=== DATA SECTION ===

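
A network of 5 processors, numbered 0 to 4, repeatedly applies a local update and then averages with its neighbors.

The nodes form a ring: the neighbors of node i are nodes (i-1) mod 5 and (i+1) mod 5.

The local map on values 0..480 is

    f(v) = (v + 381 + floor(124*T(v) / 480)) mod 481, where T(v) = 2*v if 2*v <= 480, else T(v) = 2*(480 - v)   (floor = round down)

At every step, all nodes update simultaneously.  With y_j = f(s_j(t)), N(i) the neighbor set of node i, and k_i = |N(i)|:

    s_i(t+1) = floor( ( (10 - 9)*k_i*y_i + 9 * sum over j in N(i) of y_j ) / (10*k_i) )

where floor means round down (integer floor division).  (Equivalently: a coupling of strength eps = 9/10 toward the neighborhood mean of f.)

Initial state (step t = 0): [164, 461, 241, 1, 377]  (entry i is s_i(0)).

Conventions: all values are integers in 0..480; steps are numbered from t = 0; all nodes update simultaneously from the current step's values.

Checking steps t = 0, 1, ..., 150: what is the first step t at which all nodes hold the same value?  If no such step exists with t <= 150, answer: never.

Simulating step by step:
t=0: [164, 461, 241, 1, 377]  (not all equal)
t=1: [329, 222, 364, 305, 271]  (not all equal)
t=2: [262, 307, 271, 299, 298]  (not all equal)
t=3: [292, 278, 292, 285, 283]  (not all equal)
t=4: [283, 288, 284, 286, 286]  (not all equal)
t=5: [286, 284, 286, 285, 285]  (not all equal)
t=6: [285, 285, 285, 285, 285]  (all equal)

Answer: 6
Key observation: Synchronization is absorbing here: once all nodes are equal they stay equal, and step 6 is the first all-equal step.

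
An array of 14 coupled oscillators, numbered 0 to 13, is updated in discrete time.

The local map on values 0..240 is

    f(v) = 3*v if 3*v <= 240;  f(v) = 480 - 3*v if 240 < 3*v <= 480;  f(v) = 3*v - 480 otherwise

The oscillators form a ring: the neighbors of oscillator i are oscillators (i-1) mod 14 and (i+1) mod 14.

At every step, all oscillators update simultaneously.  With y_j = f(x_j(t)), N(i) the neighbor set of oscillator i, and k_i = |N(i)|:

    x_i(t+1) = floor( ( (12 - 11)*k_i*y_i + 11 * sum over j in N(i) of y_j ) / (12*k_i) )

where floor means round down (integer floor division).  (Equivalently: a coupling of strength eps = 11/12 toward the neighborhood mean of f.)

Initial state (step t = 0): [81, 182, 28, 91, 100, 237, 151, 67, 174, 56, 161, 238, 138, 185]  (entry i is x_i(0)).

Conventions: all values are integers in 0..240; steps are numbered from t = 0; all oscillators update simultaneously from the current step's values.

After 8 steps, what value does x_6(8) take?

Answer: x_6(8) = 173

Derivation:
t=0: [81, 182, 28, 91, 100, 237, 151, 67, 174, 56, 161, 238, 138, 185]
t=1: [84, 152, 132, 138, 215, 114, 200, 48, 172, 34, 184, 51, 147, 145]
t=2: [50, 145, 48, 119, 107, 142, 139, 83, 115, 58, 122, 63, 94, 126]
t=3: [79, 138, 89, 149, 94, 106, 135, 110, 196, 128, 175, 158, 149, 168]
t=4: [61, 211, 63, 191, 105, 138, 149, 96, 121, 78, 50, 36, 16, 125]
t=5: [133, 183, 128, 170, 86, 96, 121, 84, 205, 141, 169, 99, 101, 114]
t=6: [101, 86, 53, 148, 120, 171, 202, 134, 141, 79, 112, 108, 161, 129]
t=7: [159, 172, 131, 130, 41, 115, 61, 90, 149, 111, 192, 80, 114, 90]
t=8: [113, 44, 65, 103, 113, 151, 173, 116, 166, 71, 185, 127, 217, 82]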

===

Copy the whole listing down exactly.

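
A network of 5 processors, numbered 0 to 4, repeatedly applies a local update and then averages with its neighbors.

The nodes form a ring: the neighbors of node i are nodes (i-1) mod 5 and (i+1) mod 5.

The local map on values 0..480 is

    f(v) = (v + 381 + floor(124*T(v) / 480)) mod 481, where T(v) = 2*v if 2*v <= 480, else T(v) = 2*(480 - v)   (floor = round down)

At every step, all nodes update simultaneously.  With y_j = f(s_j(t)), N(i) the neighbor set of node i, and k_i = |N(i)|:

    s_i(t+1) = floor( ( (10 - 9)*k_i*y_i + 9 * sum over j in N(i) of y_j ) / (10*k_i) )

where floor means round down (integer floor division).  (Equivalently: a coupling of strength eps = 9/10 toward the neighborhood mean of f.)

Initial state (step t = 0): [164, 461, 241, 1, 377]  (entry i is s_i(0)).

Conventions: all values are integers in 0..480; steps are numbered from t = 0; all nodes update simultaneously from the current step's values.

Checking steps t = 0, 1, ..., 150: what is the first step t at which all nodes hold the same value?  If no such step exists with t <= 150, answer: never.

Simulating step by step:
t=0: [164, 461, 241, 1, 377]  (not all equal)
t=1: [329, 222, 364, 305, 271]  (not all equal)
t=2: [262, 307, 271, 299, 298]  (not all equal)
t=3: [292, 278, 292, 285, 283]  (not all equal)
t=4: [283, 288, 284, 286, 286]  (not all equal)
t=5: [286, 284, 286, 285, 285]  (not all equal)
t=6: [285, 285, 285, 285, 285]  (all equal)

Answer: 6
Key observation: Synchronization is absorbing here: once all nodes are equal they stay equal, and step 6 is the first all-equal step.

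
An array of 14 coupled oscillators, numbered 0 to 13, is updated in discrete time.

The local map on values 0..240 is

    f(v) = 3*v if 3*v <= 240;  f(v) = 480 - 3*v if 240 < 3*v <= 480;  f(v) = 3*v - 480 otherwise

The oscillators form a ring: the neighbors of oscillator i are oscillators (i-1) mod 14 and (i+1) mod 14.

At every step, all oscillators update simultaneously.  With y_j = f(x_j(t)), N(i) the neighbor set of oscillator i, and k_i = |N(i)|:

    x_i(t+1) = floor( ( (12 - 11)*k_i*y_i + 11 * sum over j in N(i) of y_j ) / (12*k_i) )

where floor means round down (integer floor division).  (Equivalently: a coupling of strength eps = 11/12 toward the neighborhood mean of f.)

Initial state (step t = 0): [81, 182, 28, 91, 100, 237, 151, 67, 174, 56, 161, 238, 138, 185]  (entry i is x_i(0)).

Conventions: all values are integers in 0..240; steps are numbered from t = 0; all oscillators update simultaneously from the current step's values.

After 8 steps, what value does x_6(8) take?

Answer: x_6(8) = 173

Derivation:
t=0: [81, 182, 28, 91, 100, 237, 151, 67, 174, 56, 161, 238, 138, 185]
t=1: [84, 152, 132, 138, 215, 114, 200, 48, 172, 34, 184, 51, 147, 145]
t=2: [50, 145, 48, 119, 107, 142, 139, 83, 115, 58, 122, 63, 94, 126]
t=3: [79, 138, 89, 149, 94, 106, 135, 110, 196, 128, 175, 158, 149, 168]
t=4: [61, 211, 63, 191, 105, 138, 149, 96, 121, 78, 50, 36, 16, 125]
t=5: [133, 183, 128, 170, 86, 96, 121, 84, 205, 141, 169, 99, 101, 114]
t=6: [101, 86, 53, 148, 120, 171, 202, 134, 141, 79, 112, 108, 161, 129]
t=7: [159, 172, 131, 130, 41, 115, 61, 90, 149, 111, 192, 80, 114, 90]
t=8: [113, 44, 65, 103, 113, 151, 173, 116, 166, 71, 185, 127, 217, 82]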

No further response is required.